• HOW TO COMPLETE THIS TASK
From the line with "Row 1: p k p x p x" to the line with "The fabric is 9 rows tall and 19", retype every line exactly, including those two, and leave out the rest of the data below.

• Entries taken from a collection
------------------------------------------------

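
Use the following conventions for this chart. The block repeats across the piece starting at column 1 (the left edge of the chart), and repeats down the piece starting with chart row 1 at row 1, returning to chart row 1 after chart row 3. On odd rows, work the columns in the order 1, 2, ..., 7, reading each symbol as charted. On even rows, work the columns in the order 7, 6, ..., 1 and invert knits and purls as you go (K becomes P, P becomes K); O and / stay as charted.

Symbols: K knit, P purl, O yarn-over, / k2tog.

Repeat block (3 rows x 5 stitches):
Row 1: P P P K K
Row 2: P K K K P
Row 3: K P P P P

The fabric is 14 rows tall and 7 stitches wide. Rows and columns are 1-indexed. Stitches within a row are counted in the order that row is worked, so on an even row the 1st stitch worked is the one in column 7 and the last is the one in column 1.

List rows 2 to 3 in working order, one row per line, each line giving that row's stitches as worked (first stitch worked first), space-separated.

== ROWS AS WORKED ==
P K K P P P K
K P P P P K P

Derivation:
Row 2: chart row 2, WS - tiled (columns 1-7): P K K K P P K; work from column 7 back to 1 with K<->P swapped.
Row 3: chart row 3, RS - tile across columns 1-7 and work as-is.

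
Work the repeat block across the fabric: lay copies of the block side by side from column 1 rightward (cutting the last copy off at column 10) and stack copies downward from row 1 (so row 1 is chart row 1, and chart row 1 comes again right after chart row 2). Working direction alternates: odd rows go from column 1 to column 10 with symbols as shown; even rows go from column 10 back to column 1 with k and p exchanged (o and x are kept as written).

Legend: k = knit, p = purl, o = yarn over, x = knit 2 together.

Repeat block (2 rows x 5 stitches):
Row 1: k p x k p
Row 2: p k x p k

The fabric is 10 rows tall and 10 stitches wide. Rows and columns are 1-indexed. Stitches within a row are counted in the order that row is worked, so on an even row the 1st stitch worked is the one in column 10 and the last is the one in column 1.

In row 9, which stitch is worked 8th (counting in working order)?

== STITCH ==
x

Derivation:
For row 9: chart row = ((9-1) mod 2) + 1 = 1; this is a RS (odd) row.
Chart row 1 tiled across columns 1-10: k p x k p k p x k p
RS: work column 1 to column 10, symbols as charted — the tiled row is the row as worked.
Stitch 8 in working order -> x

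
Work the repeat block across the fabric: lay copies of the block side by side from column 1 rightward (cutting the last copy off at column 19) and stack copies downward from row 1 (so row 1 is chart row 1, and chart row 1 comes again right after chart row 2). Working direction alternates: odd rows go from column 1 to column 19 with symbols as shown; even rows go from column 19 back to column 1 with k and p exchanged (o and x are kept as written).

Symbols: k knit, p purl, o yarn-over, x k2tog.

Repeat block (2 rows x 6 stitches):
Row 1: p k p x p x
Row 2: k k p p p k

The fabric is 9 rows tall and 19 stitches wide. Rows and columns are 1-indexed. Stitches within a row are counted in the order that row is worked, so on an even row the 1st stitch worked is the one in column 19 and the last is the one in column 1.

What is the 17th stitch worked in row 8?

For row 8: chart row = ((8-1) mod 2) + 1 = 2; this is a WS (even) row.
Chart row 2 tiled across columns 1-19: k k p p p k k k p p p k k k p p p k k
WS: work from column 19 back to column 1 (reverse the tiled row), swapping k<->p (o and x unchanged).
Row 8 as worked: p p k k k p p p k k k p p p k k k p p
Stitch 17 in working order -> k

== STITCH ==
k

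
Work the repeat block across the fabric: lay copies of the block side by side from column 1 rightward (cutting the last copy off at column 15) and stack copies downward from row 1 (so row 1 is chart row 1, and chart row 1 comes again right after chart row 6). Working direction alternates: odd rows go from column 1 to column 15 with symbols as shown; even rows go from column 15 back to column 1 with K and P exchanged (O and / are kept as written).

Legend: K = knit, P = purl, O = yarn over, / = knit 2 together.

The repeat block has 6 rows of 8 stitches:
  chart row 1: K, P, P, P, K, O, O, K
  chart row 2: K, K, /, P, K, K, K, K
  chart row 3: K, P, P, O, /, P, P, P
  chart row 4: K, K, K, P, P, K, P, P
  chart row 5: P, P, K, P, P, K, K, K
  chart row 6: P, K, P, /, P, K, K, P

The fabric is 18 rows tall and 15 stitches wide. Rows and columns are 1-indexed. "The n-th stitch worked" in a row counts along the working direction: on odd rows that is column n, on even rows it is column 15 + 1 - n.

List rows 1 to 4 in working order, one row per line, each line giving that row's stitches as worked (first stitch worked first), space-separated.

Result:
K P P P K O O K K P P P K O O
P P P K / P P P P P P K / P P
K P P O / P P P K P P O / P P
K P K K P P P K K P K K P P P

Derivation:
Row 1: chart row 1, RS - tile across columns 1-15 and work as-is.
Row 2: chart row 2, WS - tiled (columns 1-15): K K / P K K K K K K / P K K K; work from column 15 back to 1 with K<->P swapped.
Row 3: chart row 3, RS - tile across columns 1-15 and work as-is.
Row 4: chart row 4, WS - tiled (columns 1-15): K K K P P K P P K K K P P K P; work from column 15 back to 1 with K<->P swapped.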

------------------------------------------------

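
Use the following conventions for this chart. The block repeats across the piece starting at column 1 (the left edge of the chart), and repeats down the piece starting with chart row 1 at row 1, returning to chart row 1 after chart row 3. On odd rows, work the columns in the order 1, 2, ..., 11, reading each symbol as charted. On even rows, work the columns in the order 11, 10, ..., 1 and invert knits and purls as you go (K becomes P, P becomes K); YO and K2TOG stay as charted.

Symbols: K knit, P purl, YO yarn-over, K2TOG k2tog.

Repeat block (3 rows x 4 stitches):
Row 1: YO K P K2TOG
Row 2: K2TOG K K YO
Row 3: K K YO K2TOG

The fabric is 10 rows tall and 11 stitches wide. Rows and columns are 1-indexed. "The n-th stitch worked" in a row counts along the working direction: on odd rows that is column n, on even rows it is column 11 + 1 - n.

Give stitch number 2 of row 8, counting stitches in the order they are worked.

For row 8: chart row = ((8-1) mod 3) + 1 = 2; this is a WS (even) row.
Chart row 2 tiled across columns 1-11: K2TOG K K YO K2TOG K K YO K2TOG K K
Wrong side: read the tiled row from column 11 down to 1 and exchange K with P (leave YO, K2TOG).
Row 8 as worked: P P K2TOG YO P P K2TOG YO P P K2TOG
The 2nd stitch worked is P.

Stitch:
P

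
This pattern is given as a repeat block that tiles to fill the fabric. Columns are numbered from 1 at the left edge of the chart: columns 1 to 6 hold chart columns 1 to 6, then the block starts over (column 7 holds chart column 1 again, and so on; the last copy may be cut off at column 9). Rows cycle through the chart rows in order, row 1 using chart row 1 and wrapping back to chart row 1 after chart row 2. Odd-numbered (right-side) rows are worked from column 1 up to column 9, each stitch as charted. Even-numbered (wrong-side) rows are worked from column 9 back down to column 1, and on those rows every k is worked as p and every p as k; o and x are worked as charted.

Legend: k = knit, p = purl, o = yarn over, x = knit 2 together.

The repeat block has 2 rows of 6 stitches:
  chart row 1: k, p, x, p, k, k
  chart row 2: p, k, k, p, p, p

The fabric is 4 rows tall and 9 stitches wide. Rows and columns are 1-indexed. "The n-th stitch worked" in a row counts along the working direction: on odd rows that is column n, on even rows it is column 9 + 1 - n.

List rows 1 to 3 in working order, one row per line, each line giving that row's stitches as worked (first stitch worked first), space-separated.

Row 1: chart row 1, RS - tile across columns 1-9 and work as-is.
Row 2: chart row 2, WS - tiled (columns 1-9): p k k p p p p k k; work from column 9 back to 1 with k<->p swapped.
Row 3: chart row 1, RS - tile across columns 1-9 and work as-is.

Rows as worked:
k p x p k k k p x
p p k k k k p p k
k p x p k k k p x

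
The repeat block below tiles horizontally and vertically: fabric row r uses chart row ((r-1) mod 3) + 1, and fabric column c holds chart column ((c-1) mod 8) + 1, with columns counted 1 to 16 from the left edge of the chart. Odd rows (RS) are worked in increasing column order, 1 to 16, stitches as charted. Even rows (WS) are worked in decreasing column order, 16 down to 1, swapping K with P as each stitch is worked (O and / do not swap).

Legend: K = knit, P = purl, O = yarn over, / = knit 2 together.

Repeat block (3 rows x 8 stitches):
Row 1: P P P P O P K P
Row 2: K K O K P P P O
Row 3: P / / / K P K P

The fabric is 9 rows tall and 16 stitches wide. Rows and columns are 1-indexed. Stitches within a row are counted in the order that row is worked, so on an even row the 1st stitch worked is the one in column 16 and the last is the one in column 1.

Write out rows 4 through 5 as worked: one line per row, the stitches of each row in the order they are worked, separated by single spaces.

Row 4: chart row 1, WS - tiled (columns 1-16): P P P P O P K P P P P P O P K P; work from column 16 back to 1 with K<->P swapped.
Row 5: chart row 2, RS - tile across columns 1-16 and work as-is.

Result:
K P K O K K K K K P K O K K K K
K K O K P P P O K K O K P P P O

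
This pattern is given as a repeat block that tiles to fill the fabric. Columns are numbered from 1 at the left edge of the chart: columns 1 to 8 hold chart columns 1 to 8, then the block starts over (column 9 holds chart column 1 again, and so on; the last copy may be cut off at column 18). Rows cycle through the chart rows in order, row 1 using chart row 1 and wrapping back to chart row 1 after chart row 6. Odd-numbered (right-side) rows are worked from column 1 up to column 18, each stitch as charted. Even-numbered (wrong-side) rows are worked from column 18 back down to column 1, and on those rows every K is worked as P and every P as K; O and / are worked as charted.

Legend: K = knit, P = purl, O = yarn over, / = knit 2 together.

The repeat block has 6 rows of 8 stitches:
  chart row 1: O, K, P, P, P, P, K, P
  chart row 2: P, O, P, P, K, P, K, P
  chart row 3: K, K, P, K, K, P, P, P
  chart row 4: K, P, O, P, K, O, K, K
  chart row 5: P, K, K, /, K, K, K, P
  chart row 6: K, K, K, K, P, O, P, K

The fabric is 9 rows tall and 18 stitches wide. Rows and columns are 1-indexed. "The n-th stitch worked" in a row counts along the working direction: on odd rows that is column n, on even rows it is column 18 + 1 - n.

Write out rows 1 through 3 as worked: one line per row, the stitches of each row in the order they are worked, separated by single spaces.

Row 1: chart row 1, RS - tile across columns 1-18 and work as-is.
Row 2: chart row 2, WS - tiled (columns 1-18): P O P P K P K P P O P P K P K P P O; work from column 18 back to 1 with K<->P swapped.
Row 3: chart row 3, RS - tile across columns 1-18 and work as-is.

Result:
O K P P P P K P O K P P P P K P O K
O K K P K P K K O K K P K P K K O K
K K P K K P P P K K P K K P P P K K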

------------------------------------------------

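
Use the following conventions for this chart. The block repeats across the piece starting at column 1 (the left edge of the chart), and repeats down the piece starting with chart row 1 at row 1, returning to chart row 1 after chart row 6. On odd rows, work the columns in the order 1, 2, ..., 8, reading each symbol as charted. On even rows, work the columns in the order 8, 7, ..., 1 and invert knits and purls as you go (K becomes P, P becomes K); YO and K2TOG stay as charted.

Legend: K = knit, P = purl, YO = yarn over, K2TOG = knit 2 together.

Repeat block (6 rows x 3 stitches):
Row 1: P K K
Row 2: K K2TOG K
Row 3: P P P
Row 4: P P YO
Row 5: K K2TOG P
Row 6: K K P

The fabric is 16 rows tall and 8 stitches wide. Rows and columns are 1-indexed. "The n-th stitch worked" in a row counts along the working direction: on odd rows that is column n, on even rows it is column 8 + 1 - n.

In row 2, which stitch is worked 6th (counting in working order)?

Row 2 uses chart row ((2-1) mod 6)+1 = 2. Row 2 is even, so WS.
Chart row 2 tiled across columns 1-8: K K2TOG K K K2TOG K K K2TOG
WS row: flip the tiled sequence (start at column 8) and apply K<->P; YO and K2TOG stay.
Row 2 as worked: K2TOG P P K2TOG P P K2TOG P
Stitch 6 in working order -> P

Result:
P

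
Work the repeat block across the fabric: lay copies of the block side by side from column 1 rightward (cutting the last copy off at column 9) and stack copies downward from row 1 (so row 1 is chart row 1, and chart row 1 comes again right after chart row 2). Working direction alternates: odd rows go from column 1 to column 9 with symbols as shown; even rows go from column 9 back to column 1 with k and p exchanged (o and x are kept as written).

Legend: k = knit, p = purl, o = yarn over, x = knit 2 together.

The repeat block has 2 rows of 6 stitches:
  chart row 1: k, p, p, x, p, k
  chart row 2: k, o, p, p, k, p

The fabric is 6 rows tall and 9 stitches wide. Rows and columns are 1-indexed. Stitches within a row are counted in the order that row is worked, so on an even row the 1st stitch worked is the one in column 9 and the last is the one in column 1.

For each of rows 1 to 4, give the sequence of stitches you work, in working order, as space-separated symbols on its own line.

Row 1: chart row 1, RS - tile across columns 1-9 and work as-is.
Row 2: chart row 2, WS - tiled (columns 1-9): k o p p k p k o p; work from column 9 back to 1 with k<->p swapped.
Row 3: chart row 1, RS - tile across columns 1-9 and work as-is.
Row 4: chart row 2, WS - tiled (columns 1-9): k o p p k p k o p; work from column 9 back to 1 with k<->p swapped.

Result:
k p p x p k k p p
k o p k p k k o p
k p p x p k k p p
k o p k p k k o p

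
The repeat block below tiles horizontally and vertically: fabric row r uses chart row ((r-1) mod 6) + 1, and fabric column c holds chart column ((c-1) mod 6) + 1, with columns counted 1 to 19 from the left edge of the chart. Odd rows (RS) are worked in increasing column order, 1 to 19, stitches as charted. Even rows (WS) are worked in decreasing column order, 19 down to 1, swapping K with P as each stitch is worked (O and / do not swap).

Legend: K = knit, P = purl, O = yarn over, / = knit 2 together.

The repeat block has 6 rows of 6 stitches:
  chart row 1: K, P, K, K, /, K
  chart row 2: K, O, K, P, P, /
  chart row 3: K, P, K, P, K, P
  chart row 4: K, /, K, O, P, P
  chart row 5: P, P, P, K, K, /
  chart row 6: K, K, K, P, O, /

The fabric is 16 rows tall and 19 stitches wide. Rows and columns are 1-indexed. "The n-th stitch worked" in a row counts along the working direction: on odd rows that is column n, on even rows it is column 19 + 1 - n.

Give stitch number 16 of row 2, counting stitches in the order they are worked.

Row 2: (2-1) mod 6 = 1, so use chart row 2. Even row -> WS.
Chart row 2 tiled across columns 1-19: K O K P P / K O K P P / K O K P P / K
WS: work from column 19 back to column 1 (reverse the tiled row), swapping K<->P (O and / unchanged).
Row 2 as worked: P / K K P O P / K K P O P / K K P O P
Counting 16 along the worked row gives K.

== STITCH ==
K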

------------------------------------------------

• THE COMPLETED TASK
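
Row 1: p k p x p x
Row 2: k k p p p k

The fabric is 9 rows tall and 19 stitches wide. Rows and columns are 1-indexed. Stitches within a row are counted in the order that row is worked, so on an even row the 1st stitch worked is the one in column 19 and the last is the one in column 1.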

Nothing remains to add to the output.